[Stored data]
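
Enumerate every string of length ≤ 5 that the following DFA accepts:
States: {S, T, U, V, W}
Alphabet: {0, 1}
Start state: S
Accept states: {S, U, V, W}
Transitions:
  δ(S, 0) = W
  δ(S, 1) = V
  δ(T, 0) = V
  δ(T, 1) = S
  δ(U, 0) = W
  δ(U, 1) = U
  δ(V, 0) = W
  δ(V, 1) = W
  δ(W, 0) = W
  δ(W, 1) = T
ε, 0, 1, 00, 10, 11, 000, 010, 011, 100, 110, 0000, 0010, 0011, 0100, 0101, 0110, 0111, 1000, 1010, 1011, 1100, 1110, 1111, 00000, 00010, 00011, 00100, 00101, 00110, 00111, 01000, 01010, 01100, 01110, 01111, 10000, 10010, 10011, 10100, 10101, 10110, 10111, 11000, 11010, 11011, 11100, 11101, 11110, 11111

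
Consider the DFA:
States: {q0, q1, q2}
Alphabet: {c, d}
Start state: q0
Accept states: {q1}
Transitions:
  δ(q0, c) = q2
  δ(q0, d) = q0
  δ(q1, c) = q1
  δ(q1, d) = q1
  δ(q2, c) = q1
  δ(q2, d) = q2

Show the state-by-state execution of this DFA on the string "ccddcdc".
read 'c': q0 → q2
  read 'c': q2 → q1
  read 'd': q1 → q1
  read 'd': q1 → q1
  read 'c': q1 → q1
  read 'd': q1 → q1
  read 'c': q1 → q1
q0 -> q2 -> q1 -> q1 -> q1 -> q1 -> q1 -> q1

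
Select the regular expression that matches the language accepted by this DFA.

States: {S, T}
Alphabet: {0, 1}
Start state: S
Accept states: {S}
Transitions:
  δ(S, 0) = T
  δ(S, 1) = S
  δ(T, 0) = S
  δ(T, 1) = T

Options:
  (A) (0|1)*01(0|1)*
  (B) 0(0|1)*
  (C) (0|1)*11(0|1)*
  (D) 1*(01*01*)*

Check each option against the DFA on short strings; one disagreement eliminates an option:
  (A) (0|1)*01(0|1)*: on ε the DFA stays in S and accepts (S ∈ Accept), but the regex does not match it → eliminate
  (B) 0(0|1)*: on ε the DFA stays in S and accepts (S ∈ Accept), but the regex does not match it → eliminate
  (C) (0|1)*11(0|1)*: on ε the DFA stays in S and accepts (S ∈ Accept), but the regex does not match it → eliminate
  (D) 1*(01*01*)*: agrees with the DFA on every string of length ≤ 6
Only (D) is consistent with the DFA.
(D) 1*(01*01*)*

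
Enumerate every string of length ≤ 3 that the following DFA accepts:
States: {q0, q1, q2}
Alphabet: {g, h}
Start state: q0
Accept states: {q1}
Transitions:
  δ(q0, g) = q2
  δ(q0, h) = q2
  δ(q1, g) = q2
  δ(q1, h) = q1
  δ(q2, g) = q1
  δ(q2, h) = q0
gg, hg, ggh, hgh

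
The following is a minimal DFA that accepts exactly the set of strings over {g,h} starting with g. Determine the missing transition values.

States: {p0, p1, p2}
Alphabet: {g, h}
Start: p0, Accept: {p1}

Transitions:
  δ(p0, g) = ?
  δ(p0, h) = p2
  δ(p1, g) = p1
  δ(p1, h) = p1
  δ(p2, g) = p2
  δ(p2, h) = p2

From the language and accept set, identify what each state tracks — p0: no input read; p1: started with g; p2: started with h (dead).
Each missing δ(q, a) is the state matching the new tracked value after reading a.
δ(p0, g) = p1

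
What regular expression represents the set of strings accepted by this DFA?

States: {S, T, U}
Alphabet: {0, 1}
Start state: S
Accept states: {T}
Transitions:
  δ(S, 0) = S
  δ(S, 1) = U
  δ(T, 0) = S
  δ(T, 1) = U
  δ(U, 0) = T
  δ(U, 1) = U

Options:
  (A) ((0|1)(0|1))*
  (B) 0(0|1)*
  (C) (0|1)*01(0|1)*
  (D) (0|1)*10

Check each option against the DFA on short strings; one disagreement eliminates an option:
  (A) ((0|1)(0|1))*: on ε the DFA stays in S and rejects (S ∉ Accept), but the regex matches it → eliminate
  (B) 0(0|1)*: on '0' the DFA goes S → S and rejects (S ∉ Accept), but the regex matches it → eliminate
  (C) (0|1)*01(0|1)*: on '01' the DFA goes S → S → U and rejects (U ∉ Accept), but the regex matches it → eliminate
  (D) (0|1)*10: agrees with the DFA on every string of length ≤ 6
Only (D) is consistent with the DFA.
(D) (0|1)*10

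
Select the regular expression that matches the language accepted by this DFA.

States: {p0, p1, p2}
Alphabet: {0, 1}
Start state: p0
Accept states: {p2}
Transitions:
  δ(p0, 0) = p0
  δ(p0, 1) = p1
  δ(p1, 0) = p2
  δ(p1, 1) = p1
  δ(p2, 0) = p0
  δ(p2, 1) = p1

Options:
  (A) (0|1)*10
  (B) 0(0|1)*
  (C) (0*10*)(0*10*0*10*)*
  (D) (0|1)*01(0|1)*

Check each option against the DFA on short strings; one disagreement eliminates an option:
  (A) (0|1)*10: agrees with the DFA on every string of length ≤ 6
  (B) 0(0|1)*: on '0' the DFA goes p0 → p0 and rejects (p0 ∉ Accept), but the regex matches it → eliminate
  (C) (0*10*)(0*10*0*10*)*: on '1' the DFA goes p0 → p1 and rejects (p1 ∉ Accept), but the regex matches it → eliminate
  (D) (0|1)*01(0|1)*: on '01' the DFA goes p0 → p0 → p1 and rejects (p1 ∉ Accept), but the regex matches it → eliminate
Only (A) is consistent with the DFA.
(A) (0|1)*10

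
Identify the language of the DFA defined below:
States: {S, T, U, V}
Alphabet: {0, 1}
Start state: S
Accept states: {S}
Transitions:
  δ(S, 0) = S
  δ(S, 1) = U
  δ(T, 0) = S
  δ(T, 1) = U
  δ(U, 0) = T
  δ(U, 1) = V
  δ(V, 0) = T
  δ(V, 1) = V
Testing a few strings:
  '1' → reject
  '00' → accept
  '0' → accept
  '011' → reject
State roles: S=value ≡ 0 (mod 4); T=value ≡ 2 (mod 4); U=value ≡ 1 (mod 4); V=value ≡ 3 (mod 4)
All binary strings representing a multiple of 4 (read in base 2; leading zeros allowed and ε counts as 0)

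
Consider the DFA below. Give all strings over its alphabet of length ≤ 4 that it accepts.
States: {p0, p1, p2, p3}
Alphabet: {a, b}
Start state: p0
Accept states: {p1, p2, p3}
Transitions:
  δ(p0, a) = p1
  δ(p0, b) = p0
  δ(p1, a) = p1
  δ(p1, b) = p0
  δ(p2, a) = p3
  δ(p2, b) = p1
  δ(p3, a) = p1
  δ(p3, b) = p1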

> _PROBLEM TO SOLVE_:
Search the data above for the string "following" and report each line that holds it.

> _EXERCISE RESPONSE_:
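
Enumerate every string of length ≤ 5 that the following DFA accepts:
Enumerate every string of length ≤ 3 that the following DFA accepts:
The following is a minimal DFA that accepts exactly the set of strings over {g,h} starting with g. Determine the missing transition values.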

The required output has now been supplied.